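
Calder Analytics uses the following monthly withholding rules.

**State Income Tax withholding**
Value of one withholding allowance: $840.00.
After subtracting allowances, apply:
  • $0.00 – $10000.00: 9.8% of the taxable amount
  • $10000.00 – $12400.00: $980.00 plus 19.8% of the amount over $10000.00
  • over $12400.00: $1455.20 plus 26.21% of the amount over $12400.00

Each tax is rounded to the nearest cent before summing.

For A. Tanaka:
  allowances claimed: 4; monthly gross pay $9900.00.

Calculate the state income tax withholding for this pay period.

State Income Tax: taxable = $9900.00 − 4×$840.00 = $6540.00
  9.8% × $6540.00 = $640.92

$640.92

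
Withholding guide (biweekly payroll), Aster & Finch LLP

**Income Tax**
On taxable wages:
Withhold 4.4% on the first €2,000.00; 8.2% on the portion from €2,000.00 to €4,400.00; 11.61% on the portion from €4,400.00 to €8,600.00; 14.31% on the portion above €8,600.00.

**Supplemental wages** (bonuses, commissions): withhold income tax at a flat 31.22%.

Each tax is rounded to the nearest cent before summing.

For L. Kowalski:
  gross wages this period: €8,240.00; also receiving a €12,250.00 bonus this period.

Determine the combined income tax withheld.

€4,555.07

Income Tax: taxable = €8,240.00
  €284.80 + 11.61% × (€8,240.00 − €4,400.00) = €284.80 + 11.61% × €3,840.00 = €730.62
Supplemental (31.22% flat on bonus): 31.22% × €12,250.00 = €3,824.45
Total income tax: €730.62 + €3,824.45 = €4,555.07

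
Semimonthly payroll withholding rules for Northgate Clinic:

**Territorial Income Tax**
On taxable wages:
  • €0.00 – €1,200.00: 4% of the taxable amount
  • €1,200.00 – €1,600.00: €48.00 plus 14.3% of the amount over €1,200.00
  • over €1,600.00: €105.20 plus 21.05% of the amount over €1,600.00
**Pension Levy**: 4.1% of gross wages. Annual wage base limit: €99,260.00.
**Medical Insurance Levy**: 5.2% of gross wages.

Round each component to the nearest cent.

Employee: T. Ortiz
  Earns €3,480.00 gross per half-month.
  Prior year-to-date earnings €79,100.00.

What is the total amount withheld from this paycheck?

Territorial Income Tax: taxable = €3,480.00
  €105.20 + 21.05% × (€3,480.00 − €1,600.00) = €105.20 + 21.05% × €1,880.00 = €500.94
Pension Levy: 4.1% × €3,480.00 = €142.68
Medical Insurance Levy: 5.2% × €3,480.00 = €180.96
Total: €500.94 + €142.68 + €180.96 = €824.58

€824.58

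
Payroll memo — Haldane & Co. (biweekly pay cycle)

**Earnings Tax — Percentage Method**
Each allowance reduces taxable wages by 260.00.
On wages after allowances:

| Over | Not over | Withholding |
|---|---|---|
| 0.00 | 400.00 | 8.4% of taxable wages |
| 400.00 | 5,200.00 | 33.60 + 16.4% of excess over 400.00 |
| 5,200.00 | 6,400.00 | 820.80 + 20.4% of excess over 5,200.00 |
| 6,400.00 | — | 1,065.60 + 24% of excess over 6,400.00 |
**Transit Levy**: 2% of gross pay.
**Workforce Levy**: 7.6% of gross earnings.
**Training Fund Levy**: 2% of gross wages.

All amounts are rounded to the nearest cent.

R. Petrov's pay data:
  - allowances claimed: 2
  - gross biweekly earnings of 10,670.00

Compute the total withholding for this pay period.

Earnings Tax: taxable = 10,670.00 − 2×260.00 = 10,150.00
  1,065.60 + 24% × (10,150.00 − 6,400.00) = 1,065.60 + 24% × 3,750.00 = 1,965.60
Transit Levy: 2% × 10,670.00 = 213.40
Workforce Levy: 7.6% × 10,670.00 = 810.92
Training Fund Levy: 2% × 10,670.00 = 213.40
Total: 1,965.60 + 213.40 + 810.92 + 213.40 = 3,203.32

3,203.32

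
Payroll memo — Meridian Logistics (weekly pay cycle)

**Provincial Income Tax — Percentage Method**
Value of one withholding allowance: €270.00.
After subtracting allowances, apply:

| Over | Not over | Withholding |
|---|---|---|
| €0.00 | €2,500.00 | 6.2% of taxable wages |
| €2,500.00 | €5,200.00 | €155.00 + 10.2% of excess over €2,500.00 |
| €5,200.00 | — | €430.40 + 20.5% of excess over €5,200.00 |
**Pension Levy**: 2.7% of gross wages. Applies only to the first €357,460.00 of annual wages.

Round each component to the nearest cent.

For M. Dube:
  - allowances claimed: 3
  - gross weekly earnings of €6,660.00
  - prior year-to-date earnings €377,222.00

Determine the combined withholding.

€563.65

Provincial Income Tax: taxable = €6,660.00 − 3×€270.00 = €5,850.00
  €430.40 + 20.5% × (€5,850.00 − €5,200.00) = €430.40 + 20.5% × €650.00 = €563.65
Pension Levy: YTD €377,222.00 ≥ cap €357,460.00 → €0.00
Total: €563.65 + €0.00 = €563.65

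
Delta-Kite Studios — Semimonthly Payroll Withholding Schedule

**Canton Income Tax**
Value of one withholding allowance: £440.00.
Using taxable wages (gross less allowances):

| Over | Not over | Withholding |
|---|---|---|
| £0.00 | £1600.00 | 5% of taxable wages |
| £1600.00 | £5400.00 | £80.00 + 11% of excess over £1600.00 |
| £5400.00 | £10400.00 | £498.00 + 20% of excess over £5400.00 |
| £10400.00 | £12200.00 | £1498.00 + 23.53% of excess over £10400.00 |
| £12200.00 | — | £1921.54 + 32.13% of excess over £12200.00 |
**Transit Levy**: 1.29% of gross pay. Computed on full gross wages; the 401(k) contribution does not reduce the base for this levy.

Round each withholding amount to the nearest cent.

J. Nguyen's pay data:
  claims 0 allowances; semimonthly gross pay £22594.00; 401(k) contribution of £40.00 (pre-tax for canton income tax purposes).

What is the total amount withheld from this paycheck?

£5539.74

Canton Income Tax: taxable = £22594.00 − £40.00 = £22554.00
  £1921.54 + 32.13% × (£22554.00 − £12200.00) = £1921.54 + 32.13% × £10354.00 = £5248.28
Transit Levy: 1.29% × £22594.00 = £291.46
Total: £5248.28 + £291.46 = £5539.74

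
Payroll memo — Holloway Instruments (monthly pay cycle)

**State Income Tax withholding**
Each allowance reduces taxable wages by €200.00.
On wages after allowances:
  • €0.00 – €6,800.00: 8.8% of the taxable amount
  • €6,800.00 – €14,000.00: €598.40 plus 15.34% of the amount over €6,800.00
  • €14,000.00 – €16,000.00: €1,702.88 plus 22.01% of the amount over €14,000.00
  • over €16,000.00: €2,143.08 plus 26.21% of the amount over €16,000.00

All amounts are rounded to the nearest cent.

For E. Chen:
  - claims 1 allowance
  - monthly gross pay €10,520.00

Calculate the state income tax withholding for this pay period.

State Income Tax: taxable = €10,520.00 − 1×€200.00 = €10,320.00
  €598.40 + 15.34% × (€10,320.00 − €6,800.00) = €598.40 + 15.34% × €3,520.00 = €1,138.37

€1,138.37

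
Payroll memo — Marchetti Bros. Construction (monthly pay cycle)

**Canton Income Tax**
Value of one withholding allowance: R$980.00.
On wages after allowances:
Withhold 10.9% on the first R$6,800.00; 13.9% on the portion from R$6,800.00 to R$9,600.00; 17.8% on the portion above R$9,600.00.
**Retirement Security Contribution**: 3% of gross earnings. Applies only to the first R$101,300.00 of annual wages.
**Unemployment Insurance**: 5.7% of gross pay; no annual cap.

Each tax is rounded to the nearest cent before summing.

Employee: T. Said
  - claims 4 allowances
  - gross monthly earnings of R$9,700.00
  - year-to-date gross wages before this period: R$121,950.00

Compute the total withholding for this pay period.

Canton Income Tax: taxable = R$9,700.00 − 4×R$980.00 = R$5,780.00
  10.9% × R$5,780.00 = R$630.02
Retirement Security Contribution: YTD R$121,950.00 ≥ cap R$101,300.00 → R$0.00
Unemployment Insurance: 5.7% × R$9,700.00 = R$552.90
Total: R$630.02 + R$0.00 + R$552.90 = R$1,182.92

R$1,182.92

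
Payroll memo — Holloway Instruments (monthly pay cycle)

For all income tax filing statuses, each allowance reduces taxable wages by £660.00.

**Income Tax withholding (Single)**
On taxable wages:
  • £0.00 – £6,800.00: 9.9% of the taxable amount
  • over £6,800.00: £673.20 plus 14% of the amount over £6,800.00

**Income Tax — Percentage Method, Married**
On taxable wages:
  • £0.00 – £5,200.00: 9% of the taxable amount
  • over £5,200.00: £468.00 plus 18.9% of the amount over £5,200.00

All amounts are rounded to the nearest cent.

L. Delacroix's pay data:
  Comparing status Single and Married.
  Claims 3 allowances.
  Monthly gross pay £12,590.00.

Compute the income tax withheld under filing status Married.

£1,490.49

Income Tax (Married): taxable = £12,590.00 − 3×£660.00 = £10,610.00
  £468.00 + 18.9% × (£10,610.00 − £5,200.00) = £468.00 + 18.9% × £5,410.00 = £1,490.49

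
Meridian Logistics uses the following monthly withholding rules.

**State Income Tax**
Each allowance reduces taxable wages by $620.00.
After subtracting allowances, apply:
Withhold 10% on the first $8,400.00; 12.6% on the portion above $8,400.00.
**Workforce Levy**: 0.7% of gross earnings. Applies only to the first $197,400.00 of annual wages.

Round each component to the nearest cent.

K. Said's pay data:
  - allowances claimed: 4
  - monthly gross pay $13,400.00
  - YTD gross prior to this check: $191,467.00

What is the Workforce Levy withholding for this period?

Workforce Levy: cap $197,400.00 − YTD $191,467.00 = $5,933.00 subject; 0.7% × $5,933.00 = $41.53

$41.53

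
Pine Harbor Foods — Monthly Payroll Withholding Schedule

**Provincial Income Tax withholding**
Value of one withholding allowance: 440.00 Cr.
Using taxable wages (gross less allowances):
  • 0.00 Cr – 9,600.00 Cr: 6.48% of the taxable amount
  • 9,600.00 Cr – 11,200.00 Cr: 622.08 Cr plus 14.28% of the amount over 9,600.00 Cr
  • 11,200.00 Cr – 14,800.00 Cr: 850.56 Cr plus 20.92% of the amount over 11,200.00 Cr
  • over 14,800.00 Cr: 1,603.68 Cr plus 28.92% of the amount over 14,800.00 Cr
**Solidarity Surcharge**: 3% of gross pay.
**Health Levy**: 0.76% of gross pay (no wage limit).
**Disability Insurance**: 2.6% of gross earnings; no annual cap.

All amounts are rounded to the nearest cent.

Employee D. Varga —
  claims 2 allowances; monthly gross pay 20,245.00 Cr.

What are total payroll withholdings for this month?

4,211.46 Cr

Provincial Income Tax: taxable = 20,245.00 Cr − 2×440.00 Cr = 19,365.00 Cr
  1,603.68 Cr + 28.92% × (19,365.00 Cr − 14,800.00 Cr) = 1,603.68 Cr + 28.92% × 4,565.00 Cr = 2,923.88 Cr
Solidarity Surcharge: 3% × 20,245.00 Cr = 607.35 Cr
Health Levy: 0.76% × 20,245.00 Cr = 153.86 Cr
Disability Insurance: 2.6% × 20,245.00 Cr = 526.37 Cr
Total: 2,923.88 Cr + 607.35 Cr + 153.86 Cr + 526.37 Cr = 4,211.46 Cr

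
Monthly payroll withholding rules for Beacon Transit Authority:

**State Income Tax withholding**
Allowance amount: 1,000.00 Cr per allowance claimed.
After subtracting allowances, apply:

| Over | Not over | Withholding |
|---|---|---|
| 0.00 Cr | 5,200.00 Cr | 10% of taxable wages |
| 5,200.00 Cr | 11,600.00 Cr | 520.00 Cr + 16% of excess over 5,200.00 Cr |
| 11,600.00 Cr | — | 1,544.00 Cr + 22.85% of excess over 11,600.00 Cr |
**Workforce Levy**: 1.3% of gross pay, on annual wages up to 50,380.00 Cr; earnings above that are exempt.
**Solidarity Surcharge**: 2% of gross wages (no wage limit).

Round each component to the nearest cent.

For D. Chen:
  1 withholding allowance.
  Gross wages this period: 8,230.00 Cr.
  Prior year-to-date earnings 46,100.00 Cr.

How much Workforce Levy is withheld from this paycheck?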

Exercise details »
Count the lines above that include the string "Employee". Write only the number.

Exercise output »
3